[Collected data entries]
++++++++

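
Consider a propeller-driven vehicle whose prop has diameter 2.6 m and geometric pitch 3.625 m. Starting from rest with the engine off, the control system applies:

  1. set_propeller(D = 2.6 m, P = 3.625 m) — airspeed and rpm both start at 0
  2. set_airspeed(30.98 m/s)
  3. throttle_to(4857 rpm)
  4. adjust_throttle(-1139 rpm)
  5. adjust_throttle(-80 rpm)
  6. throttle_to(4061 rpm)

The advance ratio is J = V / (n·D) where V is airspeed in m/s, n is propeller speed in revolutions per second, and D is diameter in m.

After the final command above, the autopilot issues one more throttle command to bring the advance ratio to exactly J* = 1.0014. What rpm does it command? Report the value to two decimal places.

set_propeller: D = 2.6 m, P = 3.625 m (p = P/D = 1.394231); state ← (V=0, rpm=0)
set_airspeed(30.98): V ← 30.98 m/s
throttle_to(4857): rpm ← 4857
adjust_throttle(-1139): rpm ← 4857 -1139 = 3718
adjust_throttle(-80): rpm ← 3718 -80 = 3638
throttle_to(4061): rpm ← 4061
final state: V = 30.98 m/s, rpm = 4061 → n = rpm/60 = 67.683333 rev/s
target J* = 1.0014; solve J* = V/(n·D) for n: n = V/(J*·D) = 30.98/(1.0014 × 2.6) = 11.898726 rev/s
rpm = 60·n = 713.923584

rpm = 713.92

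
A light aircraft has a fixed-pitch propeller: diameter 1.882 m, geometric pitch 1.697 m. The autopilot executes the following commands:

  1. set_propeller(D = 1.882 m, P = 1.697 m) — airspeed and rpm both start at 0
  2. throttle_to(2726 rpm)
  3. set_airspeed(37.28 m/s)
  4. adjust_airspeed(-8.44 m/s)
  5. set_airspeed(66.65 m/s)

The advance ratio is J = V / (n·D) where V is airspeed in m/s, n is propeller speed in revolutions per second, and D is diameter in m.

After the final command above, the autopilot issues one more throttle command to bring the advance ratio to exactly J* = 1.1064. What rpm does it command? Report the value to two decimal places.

set_propeller: D = 1.882 m, P = 1.697 m (p = P/D = 0.901700); state ← (V=0, rpm=0)
throttle_to(2726): rpm ← 2726
set_airspeed(37.28): V ← 37.28 m/s
adjust_airspeed(-8.44): V ← 37.28 -8.44 = 28.84 m/s
set_airspeed(66.65): V ← 66.65 m/s
final state: V = 66.65 m/s, rpm = 2726 → n = rpm/60 = 45.433333 rev/s
target J* = 1.1064; solve J* = V/(n·D) for n: n = V/(J*·D) = 66.65/(1.1064 × 1.882) = 32.008724 rev/s
rpm = 60·n = 1920.523466

rpm = 1920.52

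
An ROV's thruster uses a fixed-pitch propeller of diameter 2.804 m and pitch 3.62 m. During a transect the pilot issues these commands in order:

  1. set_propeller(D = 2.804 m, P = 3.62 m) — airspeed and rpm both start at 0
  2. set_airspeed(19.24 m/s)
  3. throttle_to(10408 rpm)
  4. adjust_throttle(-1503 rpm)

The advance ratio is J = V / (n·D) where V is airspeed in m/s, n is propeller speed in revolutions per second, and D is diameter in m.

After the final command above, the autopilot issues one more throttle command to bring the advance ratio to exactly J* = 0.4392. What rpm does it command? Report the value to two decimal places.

rpm = 937.38

set_propeller: D = 2.804 m, P = 3.62 m (p = P/D = 1.291013); state ← (V=0, rpm=0)
set_airspeed(19.24): V ← 19.24 m/s
throttle_to(10408): rpm ← 10408
adjust_throttle(-1503): rpm ← 10408 -1503 = 8905
final state: V = 19.24 m/s, rpm = 8905 → n = rpm/60 = 148.416667 rev/s
target J* = 0.4392; solve J* = V/(n·D) for n: n = V/(J*·D) = 19.24/(0.4392 × 2.804) = 15.623011 rev/s
rpm = 60·n = 937.380635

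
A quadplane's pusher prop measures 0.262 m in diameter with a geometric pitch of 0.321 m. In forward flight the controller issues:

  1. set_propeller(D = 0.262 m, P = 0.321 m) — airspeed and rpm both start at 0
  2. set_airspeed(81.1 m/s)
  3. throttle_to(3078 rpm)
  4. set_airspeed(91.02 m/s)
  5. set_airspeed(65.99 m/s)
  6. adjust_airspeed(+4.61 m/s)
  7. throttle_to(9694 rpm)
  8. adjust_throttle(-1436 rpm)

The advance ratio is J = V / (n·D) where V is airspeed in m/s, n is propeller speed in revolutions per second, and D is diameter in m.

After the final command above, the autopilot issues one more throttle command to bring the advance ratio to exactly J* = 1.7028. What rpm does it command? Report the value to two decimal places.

rpm = 9494.91

set_propeller: D = 0.262 m, P = 0.321 m (p = P/D = 1.225191); state ← (V=0, rpm=0)
set_airspeed(81.1): V ← 81.1 m/s
throttle_to(3078): rpm ← 3078
set_airspeed(91.02): V ← 91.02 m/s
set_airspeed(65.99): V ← 65.99 m/s
adjust_airspeed(+4.61): V ← 65.99 +4.61 = 70.6 m/s
throttle_to(9694): rpm ← 9694
adjust_throttle(-1436): rpm ← 9694 -1436 = 8258
final state: V = 70.6 m/s, rpm = 8258 → n = rpm/60 = 137.633333 rev/s
target J* = 1.7028; solve J* = V/(n·D) for n: n = V/(J*·D) = 70.6/(1.7028 × 0.262) = 158.248561 rev/s
rpm = 60·n = 9494.913631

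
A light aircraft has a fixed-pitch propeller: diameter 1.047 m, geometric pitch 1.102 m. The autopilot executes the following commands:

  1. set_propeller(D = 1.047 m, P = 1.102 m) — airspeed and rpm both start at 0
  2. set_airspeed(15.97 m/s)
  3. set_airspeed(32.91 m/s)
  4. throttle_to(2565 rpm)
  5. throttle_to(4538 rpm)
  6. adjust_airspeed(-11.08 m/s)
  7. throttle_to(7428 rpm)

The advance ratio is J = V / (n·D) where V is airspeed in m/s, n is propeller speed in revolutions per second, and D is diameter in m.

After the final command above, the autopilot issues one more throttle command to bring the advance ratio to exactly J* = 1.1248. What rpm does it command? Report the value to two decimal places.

set_propeller: D = 1.047 m, P = 1.102 m (p = P/D = 1.052531); state ← (V=0, rpm=0)
set_airspeed(15.97): V ← 15.97 m/s
set_airspeed(32.91): V ← 32.91 m/s
throttle_to(2565): rpm ← 2565
throttle_to(4538): rpm ← 4538
adjust_airspeed(-11.08): V ← 32.91 -11.08 = 21.83 m/s
throttle_to(7428): rpm ← 7428
final state: V = 21.83 m/s, rpm = 7428 → n = rpm/60 = 123.800000 rev/s
target J* = 1.1248; solve J* = V/(n·D) for n: n = V/(J*·D) = 21.83/(1.1248 × 1.047) = 18.536671 rev/s
rpm = 60·n = 1112.200271

rpm = 1112.20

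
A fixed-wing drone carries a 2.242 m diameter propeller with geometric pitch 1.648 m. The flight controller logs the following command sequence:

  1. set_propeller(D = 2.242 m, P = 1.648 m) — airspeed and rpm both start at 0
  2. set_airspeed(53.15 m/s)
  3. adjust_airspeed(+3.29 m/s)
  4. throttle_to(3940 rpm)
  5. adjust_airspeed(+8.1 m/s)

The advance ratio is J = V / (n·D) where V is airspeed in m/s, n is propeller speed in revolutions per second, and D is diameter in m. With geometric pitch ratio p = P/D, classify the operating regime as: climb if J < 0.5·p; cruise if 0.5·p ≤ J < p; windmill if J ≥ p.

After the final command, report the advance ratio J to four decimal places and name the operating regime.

J = 0.4384, regime = cruise

set_propeller: D = 2.242 m, P = 1.648 m (p = P/D = 0.735058); state ← (V=0, rpm=0)
set_airspeed(53.15): V ← 53.15 m/s
adjust_airspeed(+3.29): V ← 53.15 +3.29 = 56.44 m/s
throttle_to(3940): rpm ← 3940
adjust_airspeed(+8.1): V ← 56.44 +8.1 = 64.54 m/s
final state: V = 64.54 m/s, rpm = 3940 → n = rpm/60 = 65.666667 rev/s
J = V / (n·D) = 64.54 / (65.666667 × 2.242) = 0.438378
regime bands: climb J<0.3675 | cruise [0.3675, 0.7351) | windmill J≥0.7351
J = 0.4384 → cruise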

++++++++

- _EXERCISE AIM_
Please give back, exactly as it stands above, the stretch from the line with "2. set_airspeed(53.15 m/s)" through the line with "windmill if J ≥ p.", and no line outside it.

- _REPLY TO THE TASK_
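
  2. set_airspeed(53.15 m/s)
  3. adjust_airspeed(+3.29 m/s)
  4. throttle_to(3940 rpm)
  5. adjust_airspeed(+8.1 m/s)

The advance ratio is J = V / (n·D) where V is airspeed in m/s, n is propeller speed in revolutions per second, and D is diameter in m. With geometric pitch ratio p = P/D, classify the operating regime as: climb if J < 0.5·p; cruise if 0.5·p ≤ J < p; windmill if J ≥ p.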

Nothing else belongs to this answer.